Exercise prompt: At the line containing "A vestibular clinic", begin retyping, and stop after the last line of the data; add nothing.

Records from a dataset
————

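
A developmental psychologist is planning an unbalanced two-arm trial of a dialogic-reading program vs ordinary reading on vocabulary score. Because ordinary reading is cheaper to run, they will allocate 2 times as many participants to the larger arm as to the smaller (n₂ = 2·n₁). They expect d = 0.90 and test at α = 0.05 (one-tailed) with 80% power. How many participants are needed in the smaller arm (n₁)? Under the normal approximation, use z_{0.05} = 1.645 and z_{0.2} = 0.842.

n₁ = 12

With allocation ratio k = n₂/n₁ = 2, Var(x̄₁−x̄₂) = σ²(1/n₁ + 1/(k·n₁)) = σ²·(k+1)/(k·n₁).
So n₁ = (1 + 1/k)·((z_{α} + z_β)/d)² = 1.500 × (2.487/0.90)².
n₁ = 1.500 × 7.64 = 11.5.
Round up: n₁ = 12, giving n₂ = 2 × 12 = 24.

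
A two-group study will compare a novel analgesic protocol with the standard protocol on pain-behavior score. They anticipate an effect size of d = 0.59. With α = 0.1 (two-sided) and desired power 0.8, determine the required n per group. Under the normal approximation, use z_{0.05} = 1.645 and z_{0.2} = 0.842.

n = 36 per group

For two independent groups with equal n: n = 2·((z_{α/2} + z_β) / d)².
z_{α/2} + z_β = 1.645 + 0.842 = 2.487.
n = 2 × (2.487 / 0.59)² = 2 × 4.215² = 2 × 17.77 = 35.5.
Round up to the next whole participant.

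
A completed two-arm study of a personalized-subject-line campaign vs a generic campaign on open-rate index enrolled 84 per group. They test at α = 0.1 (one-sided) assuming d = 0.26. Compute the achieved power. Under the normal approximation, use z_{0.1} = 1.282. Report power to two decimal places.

For two equal groups, power = Φ(d·√(n/2) − z_{α}).
d·√(n/2) = 0.26 × √(84/2) = 0.26 × 6.481 = 1.685.
z_β = 1.685 − 1.282 = 0.403.
Power = Φ(0.403) = 0.657.

power ≈ 0.66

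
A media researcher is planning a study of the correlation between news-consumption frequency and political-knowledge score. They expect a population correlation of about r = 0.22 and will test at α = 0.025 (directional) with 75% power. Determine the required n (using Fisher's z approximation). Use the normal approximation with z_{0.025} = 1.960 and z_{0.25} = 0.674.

n = 142

Fisher's z: C = ½·ln((1+r)/(1−r)) = ½·ln(1.5641) = 0.2237.
n = ((z_{α} + z_β)/C)² + 3.
(1.960 + 0.674) / 0.2237 = 2.634 / 0.2237 = 11.775.
n = 11.775² + 3 = 138.64 + 3 = 141.6.
Round up.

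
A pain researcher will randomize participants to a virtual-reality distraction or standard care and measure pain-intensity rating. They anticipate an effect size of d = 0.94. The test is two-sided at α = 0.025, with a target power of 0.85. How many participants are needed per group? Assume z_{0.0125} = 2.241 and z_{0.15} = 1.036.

n = 25 per group

For two independent groups with equal n: n = 2·((z_{α/2} + z_β) / d)².
z_{α/2} + z_β = 2.241 + 1.036 = 3.277.
n = 2 × (3.277 / 0.94)² = 2 × 3.486² = 2 × 12.15 = 24.3.
Round up to the next whole participant.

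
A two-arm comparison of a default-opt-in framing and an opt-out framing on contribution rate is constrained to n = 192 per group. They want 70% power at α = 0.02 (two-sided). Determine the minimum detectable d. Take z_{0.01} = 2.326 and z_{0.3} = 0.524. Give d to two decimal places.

d_min ≈ 0.29

For two independent groups of n = 192 each: d_min = (z_{α/2} + z_β)·√(2/n).
z-sum = 2.326 + 0.524 = 2.850.
d_min = 2.850 × √(2/192) = 2.850 × 0.1021 = 0.291.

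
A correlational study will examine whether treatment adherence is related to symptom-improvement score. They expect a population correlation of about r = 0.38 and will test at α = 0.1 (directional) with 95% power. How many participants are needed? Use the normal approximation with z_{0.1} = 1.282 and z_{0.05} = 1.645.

Fisher's z: C = ½·ln((1+r)/(1−r)) = ½·ln(2.2258) = 0.4001.
n = ((z_{α} + z_β)/C)² + 3.
(1.282 + 1.645) / 0.4001 = 2.927 / 0.4001 = 7.316.
n = 7.316² + 3 = 53.52 + 3 = 56.5.
Round up.

n = 57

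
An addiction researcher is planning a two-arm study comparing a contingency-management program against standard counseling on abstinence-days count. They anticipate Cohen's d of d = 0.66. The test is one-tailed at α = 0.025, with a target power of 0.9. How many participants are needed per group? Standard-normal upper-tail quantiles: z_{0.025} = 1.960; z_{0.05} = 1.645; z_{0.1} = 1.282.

n = 49 per group

For two independent groups with equal n: n = 2·((z_{α} + z_β) / d)².
z_{α} + z_β = 1.960 + 1.282 = 3.242.
n = 2 × (3.242 / 0.66)² = 2 × 4.912² = 2 × 24.13 = 48.3.
Round up to the next whole participant.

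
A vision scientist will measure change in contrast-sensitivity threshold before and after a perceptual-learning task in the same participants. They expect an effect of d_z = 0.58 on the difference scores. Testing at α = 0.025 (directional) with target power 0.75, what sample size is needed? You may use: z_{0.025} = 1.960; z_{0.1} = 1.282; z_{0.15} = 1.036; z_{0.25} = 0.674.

n = 21 pairs

For a paired (one-sample on differences) test: n = ((z_{α} + z_β) / d)².
z_{α} + z_β = 1.960 + 0.674 = 2.634.
n = (2.634 / 0.58)² = 4.541² = 20.62.
Round up.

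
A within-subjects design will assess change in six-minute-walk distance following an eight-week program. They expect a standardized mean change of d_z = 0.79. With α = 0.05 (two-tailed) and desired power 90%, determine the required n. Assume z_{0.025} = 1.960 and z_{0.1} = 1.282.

n = 17 pairs

For a paired (one-sample on differences) test: n = ((z_{α/2} + z_β) / d)².
z_{α/2} + z_β = 1.960 + 1.282 = 3.242.
n = (3.242 / 0.79)² = 4.104² = 16.84.
Round up.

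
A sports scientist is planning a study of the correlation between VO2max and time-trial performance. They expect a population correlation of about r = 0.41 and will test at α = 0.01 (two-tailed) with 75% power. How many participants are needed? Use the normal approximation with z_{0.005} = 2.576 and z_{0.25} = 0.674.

Fisher's z: C = ½·ln((1+r)/(1−r)) = ½·ln(2.3898) = 0.4356.
n = ((z_{α/2} + z_β)/C)² + 3.
(2.576 + 0.674) / 0.4356 = 3.250 / 0.4356 = 7.461.
n = 7.461² + 3 = 55.67 + 3 = 58.7.
Round up.

n = 59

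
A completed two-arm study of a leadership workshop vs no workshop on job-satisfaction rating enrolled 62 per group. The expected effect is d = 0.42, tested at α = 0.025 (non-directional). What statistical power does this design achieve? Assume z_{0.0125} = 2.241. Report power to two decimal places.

For two equal groups, power = Φ(d·√(n/2) − z_{α/2}).
d·√(n/2) = 0.42 × √(62/2) = 0.42 × 5.568 = 2.338.
z_β = 2.338 − 2.241 = 0.097.
Power = Φ(0.097) = 0.539.

power ≈ 0.54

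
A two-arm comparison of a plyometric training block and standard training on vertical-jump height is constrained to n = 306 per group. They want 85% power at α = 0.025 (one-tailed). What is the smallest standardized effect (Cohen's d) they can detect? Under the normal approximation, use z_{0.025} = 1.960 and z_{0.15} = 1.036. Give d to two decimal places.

d_min ≈ 0.24

For two independent groups of n = 306 each: d_min = (z_{α} + z_β)·√(2/n).
z-sum = 1.960 + 1.036 = 2.996.
d_min = 2.996 × √(2/306) = 2.996 × 0.0808 = 0.242.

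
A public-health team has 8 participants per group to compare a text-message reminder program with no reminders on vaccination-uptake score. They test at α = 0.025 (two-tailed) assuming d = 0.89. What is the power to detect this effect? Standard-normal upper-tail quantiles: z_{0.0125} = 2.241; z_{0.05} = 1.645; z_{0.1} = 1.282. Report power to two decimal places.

For two equal groups, power = Φ(d·√(n/2) − z_{α/2}).
d·√(n/2) = 0.89 × √(8/2) = 0.89 × 2.000 = 1.780.
z_β = 1.780 − 2.241 = -0.461.
Power = Φ(-0.461) = 0.322.

power ≈ 0.32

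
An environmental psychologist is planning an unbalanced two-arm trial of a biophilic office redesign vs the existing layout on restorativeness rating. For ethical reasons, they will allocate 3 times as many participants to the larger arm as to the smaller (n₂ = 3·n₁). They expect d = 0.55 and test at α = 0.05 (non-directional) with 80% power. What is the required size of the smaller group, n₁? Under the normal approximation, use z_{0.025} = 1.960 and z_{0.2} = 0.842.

n₁ = 35

With allocation ratio k = n₂/n₁ = 3, Var(x̄₁−x̄₂) = σ²(1/n₁ + 1/(k·n₁)) = σ²·(k+1)/(k·n₁).
So n₁ = (1 + 1/k)·((z_{α/2} + z_β)/d)² = 1.333 × (2.802/0.55)².
n₁ = 1.333 × 25.95 = 34.6.
Round up: n₁ = 35, giving n₂ = 3 × 35 = 105.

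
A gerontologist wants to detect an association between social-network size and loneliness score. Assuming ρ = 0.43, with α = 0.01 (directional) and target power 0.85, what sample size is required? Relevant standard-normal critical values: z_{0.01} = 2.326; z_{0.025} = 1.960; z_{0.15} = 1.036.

Fisher's z: C = ½·ln((1+r)/(1−r)) = ½·ln(2.5088) = 0.4599.
n = ((z_{α} + z_β)/C)² + 3.
(2.326 + 1.036) / 0.4599 = 3.362 / 0.4599 = 7.310.
n = 7.310² + 3 = 53.44 + 3 = 56.4.
Round up.

n = 57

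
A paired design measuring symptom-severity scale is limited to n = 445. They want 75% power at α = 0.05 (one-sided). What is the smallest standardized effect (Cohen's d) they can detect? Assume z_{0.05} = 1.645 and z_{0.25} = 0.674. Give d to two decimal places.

d_min ≈ 0.11

For a single sample (or paired design) of n = 445: d_min = (z_{α} + z_β)/√n.
z-sum = 1.645 + 0.674 = 2.319.
d_min = 2.319 / √445 = 2.319 / 21.095 = 0.110.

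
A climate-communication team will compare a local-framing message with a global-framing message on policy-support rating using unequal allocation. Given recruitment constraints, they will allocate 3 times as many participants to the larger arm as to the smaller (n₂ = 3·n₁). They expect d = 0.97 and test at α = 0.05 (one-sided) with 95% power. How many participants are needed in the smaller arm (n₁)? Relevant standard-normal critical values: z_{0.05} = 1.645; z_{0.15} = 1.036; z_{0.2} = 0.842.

With allocation ratio k = n₂/n₁ = 3, Var(x̄₁−x̄₂) = σ²(1/n₁ + 1/(k·n₁)) = σ²·(k+1)/(k·n₁).
So n₁ = (1 + 1/k)·((z_{α} + z_β)/d)² = 1.333 × (3.290/0.97)².
n₁ = 1.333 × 11.50 = 15.3.
Round up: n₁ = 16, giving n₂ = 3 × 16 = 48.

n₁ = 16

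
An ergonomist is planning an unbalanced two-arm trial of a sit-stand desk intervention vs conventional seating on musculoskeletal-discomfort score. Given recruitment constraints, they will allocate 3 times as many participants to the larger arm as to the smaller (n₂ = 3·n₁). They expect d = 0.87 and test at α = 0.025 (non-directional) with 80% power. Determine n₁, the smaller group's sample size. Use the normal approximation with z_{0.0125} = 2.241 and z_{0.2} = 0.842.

n₁ = 17

With allocation ratio k = n₂/n₁ = 3, Var(x̄₁−x̄₂) = σ²(1/n₁ + 1/(k·n₁)) = σ²·(k+1)/(k·n₁).
So n₁ = (1 + 1/k)·((z_{α/2} + z_β)/d)² = 1.333 × (3.083/0.87)².
n₁ = 1.333 × 12.56 = 16.7.
Round up: n₁ = 17, giving n₂ = 3 × 17 = 51.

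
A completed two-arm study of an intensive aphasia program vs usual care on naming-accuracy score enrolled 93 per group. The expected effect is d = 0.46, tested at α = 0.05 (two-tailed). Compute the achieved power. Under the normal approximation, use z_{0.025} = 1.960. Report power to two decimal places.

power ≈ 0.88

For two equal groups, power = Φ(d·√(n/2) − z_{α/2}).
d·√(n/2) = 0.46 × √(93/2) = 0.46 × 6.819 = 3.137.
z_β = 3.137 − 1.960 = 1.177.
Power = Φ(1.177) = 0.880.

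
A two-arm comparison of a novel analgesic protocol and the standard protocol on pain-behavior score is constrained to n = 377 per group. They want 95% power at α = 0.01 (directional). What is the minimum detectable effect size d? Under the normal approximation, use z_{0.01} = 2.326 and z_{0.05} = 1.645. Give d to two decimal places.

For two independent groups of n = 377 each: d_min = (z_{α} + z_β)·√(2/n).
z-sum = 2.326 + 1.645 = 3.971.
d_min = 3.971 × √(2/377) = 3.971 × 0.0728 = 0.289.

d_min ≈ 0.29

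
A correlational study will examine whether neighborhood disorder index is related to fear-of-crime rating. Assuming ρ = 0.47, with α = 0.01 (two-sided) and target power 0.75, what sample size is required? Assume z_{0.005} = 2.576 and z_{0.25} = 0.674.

n = 44

Fisher's z: C = ½·ln((1+r)/(1−r)) = ½·ln(2.7736) = 0.5101.
n = ((z_{α/2} + z_β)/C)² + 3.
(2.576 + 0.674) / 0.5101 = 3.250 / 0.5101 = 6.371.
n = 6.371² + 3 = 40.59 + 3 = 43.6.
Round up.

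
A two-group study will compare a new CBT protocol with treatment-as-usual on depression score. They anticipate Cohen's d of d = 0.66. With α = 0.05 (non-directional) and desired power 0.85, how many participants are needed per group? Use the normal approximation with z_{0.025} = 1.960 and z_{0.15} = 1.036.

For two independent groups with equal n: n = 2·((z_{α/2} + z_β) / d)².
z_{α/2} + z_β = 1.960 + 1.036 = 2.996.
n = 2 × (2.996 / 0.66)² = 2 × 4.539² = 2 × 20.61 = 41.2.
Round up to the next whole participant.

n = 42 per group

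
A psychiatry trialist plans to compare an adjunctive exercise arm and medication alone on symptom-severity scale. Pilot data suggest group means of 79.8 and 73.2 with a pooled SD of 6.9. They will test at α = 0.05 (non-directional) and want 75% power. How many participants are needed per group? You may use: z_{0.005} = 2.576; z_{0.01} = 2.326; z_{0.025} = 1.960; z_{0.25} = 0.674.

n = 16 per group

Cohen's d = |M₁ − M₂| / SD_pooled = |79.8 − 73.2| / 6.9 = 6.6 / 6.9 = 0.957.
For two independent groups with equal n: n = 2·((z_{α/2} + z_β) / d)².
z_{α/2} + z_β = 1.960 + 0.674 = 2.634.
n = 2 × (2.634 / 0.957)² = 2 × 2.752² = 2 × 7.58 = 15.2.
Round up to the next whole participant.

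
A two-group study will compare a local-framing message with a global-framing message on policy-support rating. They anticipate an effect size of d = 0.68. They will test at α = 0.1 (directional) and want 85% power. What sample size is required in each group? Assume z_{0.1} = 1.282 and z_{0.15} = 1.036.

For two independent groups with equal n: n = 2·((z_{α} + z_β) / d)².
z_{α} + z_β = 1.282 + 1.036 = 2.318.
n = 2 × (2.318 / 0.68)² = 2 × 3.409² = 2 × 11.62 = 23.2.
Round up to the next whole participant.

n = 24 per group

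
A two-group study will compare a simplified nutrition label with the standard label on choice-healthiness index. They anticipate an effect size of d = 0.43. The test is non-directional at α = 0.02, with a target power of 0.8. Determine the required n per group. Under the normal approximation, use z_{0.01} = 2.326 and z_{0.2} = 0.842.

n = 109 per group

For two independent groups with equal n: n = 2·((z_{α/2} + z_β) / d)².
z_{α/2} + z_β = 2.326 + 0.842 = 3.168.
n = 2 × (3.168 / 0.43)² = 2 × 7.367² = 2 × 54.28 = 108.6.
Round up to the next whole participant.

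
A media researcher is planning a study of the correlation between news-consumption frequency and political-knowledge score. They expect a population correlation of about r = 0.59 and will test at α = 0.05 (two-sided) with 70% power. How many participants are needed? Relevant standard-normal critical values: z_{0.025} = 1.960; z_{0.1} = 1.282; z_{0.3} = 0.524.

n = 17

Fisher's z: C = ½·ln((1+r)/(1−r)) = ½·ln(3.8780) = 0.6777.
n = ((z_{α/2} + z_β)/C)² + 3.
(1.960 + 0.524) / 0.6777 = 2.484 / 0.6777 = 3.665.
n = 3.665² + 3 = 13.43 + 3 = 16.4.
Round up.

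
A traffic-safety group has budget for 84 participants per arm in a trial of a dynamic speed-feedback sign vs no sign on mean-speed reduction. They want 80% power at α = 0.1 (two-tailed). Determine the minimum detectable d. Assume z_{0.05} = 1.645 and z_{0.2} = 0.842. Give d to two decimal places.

For two independent groups of n = 84 each: d_min = (z_{α/2} + z_β)·√(2/n).
z-sum = 1.645 + 0.842 = 2.487.
d_min = 2.487 × √(2/84) = 2.487 × 0.1543 = 0.384.

d_min ≈ 0.38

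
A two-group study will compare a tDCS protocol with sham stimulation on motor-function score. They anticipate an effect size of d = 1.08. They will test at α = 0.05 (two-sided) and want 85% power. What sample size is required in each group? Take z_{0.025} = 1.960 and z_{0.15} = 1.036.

For two independent groups with equal n: n = 2·((z_{α/2} + z_β) / d)².
z_{α/2} + z_β = 1.960 + 1.036 = 2.996.
n = 2 × (2.996 / 1.08)² = 2 × 2.774² = 2 × 7.70 = 15.4.
Round up to the next whole participant.

n = 16 per group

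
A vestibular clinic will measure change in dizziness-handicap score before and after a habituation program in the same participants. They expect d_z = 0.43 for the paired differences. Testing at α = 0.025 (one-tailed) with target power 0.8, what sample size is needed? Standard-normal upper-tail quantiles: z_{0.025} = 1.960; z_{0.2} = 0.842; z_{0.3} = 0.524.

For a paired (one-sample on differences) test: n = ((z_{α} + z_β) / d)².
z_{α} + z_β = 1.960 + 0.842 = 2.802.
n = (2.802 / 0.43)² = 6.516² = 42.46.
Round up.

n = 43 pairs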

————

The completed task:
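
A vestibular clinic will measure change in dizziness-handicap score before and after a habituation program in the same participants. They expect d_z = 0.43 for the paired differences. Testing at α = 0.025 (one-tailed) with target power 0.8, what sample size is needed? Standard-normal upper-tail quantiles: z_{0.025} = 1.960; z_{0.2} = 0.842; z_{0.3} = 0.524.

For a paired (one-sample on differences) test: n = ((z_{α} + z_β) / d)².
z_{α} + z_β = 1.960 + 0.842 = 2.802.
n = (2.802 / 0.43)² = 6.516² = 42.46.
Round up.

n = 43 pairs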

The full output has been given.